--- LISTED RECORDS Enclosed Below ---
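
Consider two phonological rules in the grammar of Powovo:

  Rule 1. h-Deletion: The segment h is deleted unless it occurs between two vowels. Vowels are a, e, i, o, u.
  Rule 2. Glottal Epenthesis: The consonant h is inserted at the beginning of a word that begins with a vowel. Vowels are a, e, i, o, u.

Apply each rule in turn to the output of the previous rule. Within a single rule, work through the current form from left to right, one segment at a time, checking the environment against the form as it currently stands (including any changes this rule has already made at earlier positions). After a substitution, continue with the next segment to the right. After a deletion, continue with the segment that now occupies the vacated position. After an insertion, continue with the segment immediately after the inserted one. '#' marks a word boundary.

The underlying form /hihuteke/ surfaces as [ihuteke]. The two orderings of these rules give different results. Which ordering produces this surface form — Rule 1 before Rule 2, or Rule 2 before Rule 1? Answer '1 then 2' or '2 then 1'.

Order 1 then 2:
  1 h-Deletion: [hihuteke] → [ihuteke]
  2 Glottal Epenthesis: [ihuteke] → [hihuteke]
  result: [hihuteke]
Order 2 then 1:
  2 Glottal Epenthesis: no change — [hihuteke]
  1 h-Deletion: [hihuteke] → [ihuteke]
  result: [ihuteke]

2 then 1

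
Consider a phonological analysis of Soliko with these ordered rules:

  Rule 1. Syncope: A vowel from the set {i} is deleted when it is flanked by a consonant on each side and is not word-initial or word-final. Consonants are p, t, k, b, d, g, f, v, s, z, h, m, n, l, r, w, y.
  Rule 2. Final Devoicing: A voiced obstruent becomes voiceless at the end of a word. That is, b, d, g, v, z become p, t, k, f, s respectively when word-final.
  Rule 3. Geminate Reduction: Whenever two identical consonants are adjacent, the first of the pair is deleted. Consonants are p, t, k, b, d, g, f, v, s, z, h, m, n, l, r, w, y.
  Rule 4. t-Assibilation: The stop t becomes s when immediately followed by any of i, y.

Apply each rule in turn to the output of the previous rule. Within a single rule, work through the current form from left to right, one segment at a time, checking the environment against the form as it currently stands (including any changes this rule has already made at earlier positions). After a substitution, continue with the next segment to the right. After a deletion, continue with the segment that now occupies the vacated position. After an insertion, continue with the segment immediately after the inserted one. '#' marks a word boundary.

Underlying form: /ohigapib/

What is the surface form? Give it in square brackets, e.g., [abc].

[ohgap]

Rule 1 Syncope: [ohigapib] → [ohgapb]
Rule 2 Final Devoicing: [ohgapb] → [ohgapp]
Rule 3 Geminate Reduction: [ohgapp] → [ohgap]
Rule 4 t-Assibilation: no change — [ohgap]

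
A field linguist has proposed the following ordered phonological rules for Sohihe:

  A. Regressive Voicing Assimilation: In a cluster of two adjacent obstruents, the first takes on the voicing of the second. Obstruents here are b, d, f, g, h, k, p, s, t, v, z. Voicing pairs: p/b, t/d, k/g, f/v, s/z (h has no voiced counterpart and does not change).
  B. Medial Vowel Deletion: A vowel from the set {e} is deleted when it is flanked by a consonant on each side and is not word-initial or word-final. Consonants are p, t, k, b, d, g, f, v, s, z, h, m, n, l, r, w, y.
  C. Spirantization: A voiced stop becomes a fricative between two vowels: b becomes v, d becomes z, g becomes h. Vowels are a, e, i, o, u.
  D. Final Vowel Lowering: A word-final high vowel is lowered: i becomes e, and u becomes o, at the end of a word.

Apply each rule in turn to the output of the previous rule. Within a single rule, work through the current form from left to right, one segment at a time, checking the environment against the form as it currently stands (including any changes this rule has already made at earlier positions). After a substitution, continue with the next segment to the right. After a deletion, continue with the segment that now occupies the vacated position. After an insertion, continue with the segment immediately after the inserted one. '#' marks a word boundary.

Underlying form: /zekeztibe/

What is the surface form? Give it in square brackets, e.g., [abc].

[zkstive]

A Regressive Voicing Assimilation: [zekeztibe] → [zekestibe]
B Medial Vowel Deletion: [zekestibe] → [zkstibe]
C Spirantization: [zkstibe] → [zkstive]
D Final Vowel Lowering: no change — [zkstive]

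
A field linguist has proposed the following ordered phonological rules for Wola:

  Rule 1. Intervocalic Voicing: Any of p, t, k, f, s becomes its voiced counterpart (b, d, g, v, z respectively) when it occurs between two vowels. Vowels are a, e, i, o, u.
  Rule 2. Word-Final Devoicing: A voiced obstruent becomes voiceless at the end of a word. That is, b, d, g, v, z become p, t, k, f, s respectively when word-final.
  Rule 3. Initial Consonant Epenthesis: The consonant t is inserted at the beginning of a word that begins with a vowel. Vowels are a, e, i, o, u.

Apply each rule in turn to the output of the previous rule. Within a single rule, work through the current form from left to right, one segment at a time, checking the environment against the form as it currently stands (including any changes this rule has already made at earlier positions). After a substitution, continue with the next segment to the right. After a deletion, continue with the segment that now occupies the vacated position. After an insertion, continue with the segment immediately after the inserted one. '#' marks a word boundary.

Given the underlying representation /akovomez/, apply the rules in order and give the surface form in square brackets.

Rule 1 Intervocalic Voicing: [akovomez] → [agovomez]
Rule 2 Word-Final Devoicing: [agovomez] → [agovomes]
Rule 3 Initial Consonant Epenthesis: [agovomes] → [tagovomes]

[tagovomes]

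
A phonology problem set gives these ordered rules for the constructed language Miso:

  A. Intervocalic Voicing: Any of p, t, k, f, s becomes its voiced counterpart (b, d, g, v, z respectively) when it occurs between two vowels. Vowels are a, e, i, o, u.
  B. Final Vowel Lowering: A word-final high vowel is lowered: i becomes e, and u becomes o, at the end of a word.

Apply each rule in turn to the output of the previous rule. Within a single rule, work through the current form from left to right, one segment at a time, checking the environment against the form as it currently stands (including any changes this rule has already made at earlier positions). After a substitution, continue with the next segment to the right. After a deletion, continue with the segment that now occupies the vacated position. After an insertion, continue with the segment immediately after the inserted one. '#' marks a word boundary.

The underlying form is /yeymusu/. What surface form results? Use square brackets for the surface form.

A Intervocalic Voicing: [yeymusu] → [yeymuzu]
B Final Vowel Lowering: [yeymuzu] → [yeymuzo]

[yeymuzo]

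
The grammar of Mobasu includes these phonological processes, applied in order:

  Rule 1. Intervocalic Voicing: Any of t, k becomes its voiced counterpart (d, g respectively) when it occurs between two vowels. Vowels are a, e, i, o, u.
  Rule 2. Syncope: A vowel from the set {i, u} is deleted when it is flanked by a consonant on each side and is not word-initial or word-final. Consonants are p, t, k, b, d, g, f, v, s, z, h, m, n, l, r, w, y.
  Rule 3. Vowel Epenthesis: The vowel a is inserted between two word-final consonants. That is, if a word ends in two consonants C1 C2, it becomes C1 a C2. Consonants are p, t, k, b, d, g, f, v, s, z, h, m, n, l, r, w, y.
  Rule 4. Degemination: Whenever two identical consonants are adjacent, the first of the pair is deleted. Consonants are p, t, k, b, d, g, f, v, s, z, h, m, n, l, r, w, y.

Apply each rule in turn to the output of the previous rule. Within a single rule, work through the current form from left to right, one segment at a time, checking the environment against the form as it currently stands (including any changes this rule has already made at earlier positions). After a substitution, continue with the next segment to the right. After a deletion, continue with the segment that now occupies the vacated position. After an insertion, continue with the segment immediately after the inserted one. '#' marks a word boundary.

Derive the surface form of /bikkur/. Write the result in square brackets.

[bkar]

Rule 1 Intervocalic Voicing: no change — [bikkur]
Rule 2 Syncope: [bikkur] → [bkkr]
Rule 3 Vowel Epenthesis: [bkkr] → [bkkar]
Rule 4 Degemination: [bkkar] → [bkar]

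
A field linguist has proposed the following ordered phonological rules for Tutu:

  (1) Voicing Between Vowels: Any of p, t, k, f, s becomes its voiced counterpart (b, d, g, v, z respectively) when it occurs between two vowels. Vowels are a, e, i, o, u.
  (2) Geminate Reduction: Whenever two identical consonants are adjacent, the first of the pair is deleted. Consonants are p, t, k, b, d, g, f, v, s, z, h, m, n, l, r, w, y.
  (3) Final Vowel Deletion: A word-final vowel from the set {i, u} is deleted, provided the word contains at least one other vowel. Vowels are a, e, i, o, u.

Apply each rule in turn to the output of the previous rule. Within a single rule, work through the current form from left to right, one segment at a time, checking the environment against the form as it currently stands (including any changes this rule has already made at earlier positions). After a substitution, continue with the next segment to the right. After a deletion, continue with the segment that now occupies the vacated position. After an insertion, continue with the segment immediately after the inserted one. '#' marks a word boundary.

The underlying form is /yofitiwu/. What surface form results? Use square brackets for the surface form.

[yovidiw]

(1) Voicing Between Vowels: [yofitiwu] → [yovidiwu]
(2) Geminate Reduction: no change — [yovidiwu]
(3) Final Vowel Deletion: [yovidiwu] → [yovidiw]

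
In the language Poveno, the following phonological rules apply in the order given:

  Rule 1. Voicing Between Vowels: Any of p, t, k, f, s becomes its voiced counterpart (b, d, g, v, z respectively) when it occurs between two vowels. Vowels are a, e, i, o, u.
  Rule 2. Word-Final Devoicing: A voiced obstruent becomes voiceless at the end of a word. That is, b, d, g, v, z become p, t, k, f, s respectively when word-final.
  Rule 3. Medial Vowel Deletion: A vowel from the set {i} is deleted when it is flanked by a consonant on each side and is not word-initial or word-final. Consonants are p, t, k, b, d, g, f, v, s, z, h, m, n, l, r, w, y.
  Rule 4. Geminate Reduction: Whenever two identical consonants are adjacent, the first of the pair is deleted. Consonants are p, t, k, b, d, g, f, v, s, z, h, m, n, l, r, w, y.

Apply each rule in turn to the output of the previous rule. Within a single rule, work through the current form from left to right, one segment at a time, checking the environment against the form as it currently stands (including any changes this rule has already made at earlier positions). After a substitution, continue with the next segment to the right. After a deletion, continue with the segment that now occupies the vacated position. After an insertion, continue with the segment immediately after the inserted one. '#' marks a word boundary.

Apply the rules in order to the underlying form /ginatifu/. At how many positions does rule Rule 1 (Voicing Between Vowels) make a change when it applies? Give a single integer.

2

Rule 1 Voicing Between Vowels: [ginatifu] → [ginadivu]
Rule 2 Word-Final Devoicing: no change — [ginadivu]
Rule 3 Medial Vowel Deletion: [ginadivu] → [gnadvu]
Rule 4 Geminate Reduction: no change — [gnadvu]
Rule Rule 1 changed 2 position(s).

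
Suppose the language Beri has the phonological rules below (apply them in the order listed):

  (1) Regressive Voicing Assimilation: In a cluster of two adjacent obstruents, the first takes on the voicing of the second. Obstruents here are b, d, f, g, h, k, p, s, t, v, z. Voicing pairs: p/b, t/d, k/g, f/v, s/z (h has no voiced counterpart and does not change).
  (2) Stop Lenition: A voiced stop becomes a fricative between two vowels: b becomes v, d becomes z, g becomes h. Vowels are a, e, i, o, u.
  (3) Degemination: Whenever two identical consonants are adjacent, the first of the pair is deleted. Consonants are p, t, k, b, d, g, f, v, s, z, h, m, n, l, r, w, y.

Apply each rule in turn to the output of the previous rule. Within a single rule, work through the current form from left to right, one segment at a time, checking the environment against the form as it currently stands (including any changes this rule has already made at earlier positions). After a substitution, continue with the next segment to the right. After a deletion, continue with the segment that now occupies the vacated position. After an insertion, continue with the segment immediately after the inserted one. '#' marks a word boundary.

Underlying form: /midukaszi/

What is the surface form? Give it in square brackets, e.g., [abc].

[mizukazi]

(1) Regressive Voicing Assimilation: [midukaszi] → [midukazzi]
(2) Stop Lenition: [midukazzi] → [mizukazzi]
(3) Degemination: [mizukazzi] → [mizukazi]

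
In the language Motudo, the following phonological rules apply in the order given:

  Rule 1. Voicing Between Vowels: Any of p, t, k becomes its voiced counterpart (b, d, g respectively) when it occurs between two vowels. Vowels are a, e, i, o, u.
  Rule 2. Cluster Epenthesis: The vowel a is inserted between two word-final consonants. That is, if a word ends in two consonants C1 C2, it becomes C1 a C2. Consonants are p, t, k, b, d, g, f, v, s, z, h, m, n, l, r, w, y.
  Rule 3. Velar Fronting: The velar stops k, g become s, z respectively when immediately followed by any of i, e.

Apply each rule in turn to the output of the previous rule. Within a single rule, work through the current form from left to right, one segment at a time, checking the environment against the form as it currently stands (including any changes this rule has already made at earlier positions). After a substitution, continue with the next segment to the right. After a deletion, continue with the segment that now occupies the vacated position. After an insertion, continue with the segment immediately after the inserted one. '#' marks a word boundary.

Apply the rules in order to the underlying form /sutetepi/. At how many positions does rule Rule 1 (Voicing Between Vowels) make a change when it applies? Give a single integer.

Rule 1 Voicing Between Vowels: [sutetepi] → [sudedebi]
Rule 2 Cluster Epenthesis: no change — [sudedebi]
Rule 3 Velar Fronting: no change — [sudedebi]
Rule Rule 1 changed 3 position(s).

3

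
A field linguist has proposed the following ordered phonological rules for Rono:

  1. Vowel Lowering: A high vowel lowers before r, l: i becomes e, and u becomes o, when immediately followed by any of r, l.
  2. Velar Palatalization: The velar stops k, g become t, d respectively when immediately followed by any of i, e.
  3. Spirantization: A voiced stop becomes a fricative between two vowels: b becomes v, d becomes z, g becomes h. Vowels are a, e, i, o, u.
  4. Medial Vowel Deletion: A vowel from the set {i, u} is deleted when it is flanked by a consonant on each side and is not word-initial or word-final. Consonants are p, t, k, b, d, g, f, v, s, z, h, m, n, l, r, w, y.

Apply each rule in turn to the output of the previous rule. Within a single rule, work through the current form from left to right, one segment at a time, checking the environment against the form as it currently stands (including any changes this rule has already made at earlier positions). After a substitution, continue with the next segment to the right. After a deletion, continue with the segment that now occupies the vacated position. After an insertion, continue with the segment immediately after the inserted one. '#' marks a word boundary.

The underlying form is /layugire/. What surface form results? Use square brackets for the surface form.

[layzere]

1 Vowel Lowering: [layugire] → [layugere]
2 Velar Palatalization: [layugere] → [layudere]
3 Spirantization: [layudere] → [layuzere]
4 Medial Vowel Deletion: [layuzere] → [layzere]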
--- End of Enclosed LISTED RECORDS ---
PROBLEM TO SOLVE ->
In the entries above, one line contains "(1) Regressive Voicing Assimilation: In" and another contains "Underlying form: /midukaszi/". Reproduce exactly those two lines and the lines between them, nothing else.

YOUR RESPONSE ->
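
  (1) Regressive Voicing Assimilation: In a cluster of two adjacent obstruents, the first takes on the voicing of the second. Obstruents here are b, d, f, g, h, k, p, s, t, v, z. Voicing pairs: p/b, t/d, k/g, f/v, s/z (h has no voiced counterpart and does not change).
  (2) Stop Lenition: A voiced stop becomes a fricative between two vowels: b becomes v, d becomes z, g becomes h. Vowels are a, e, i, o, u.
  (3) Degemination: Whenever two identical consonants are adjacent, the first of the pair is deleted. Consonants are p, t, k, b, d, g, f, v, s, z, h, m, n, l, r, w, y.

Apply each rule in turn to the output of the previous rule. Within a single rule, work through the current form from left to right, one segment at a time, checking the environment against the form as it currently stands (including any changes this rule has already made at earlier positions). After a substitution, continue with the next segment to the right. After a deletion, continue with the segment that now occupies the vacated position. After an insertion, continue with the segment immediately after the inserted one. '#' marks a word boundary.

Underlying form: /midukaszi/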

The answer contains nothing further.